Total the lines of the listing below that hold the word "following". Output nothing except that number.
*** RECORDS FOR THE EXERCISE Section Begins ***
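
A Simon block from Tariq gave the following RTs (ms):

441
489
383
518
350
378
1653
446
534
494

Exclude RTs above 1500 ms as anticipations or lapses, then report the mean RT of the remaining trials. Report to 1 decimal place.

Excluded: 1653
Retained (n=9): Σ = 4033
Mean = 4033/9 = 448.1111

448.1 ms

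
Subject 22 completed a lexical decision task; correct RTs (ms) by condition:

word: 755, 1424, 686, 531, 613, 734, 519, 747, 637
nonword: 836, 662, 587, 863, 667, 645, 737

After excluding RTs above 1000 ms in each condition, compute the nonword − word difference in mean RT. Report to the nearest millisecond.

61 ms

word: exclude 1424
M(word) = 5222/8 = 652.750
M(nonword) = 4997/7 = 713.857
Difference = 713.857 − 652.750 = 61.107 ms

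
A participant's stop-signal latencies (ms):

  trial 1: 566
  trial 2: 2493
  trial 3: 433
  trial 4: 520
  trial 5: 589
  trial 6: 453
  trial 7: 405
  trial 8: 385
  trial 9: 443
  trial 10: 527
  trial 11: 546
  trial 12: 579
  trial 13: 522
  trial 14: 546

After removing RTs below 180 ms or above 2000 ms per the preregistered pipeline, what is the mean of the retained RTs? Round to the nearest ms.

501 ms

Excluded: 2493
Retained (n=13): Σ = 6514
Mean = 6514/13 = 501.0769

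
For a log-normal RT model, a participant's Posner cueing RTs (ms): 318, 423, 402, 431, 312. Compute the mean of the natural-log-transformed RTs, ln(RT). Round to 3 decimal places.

5.923

ln(RT): 5.7621, 6.0474, 5.9965, 6.0661, 5.7430
Σ ln(RT) = 29.6150
Mean = 29.6150/5 = 5.92300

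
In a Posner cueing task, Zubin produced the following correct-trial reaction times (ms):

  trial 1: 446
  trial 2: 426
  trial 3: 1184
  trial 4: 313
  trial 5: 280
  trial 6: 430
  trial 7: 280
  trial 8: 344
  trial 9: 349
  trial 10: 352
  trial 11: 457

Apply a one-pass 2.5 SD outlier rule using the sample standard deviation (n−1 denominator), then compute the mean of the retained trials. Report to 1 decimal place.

367.7 ms

n = 11, ΣRT = 4861, M = 441.909
Σ(x−M)² = 646686.91; s = √(646686.91/10) = 254.300
Cutoffs: 441.909 ± 2.5·254.300 → [-193.8, 1077.7]
Outside: 1184 → excluded.
Retained (n=10): Σ = 3677, mean = 3677/10 = 367.700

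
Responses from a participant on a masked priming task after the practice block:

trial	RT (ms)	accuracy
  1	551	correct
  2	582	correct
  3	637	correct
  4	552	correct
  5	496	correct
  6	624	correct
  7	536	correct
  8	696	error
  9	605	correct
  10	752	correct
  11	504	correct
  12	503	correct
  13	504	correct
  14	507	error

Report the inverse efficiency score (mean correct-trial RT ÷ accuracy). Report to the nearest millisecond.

666 ms

Correct trials (n=12): 551, 582, 637, 552, 496, 624, 536, 605, 752, 504, 503, 504
Mean correct RT = 6846/12 = 570.5000 ms
Proportion correct = 12/14
IES = 570.5000 / (12/14) = 665.583 ms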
*** RECORDS FOR THE EXERCISE Section Ends ***
RESULT
2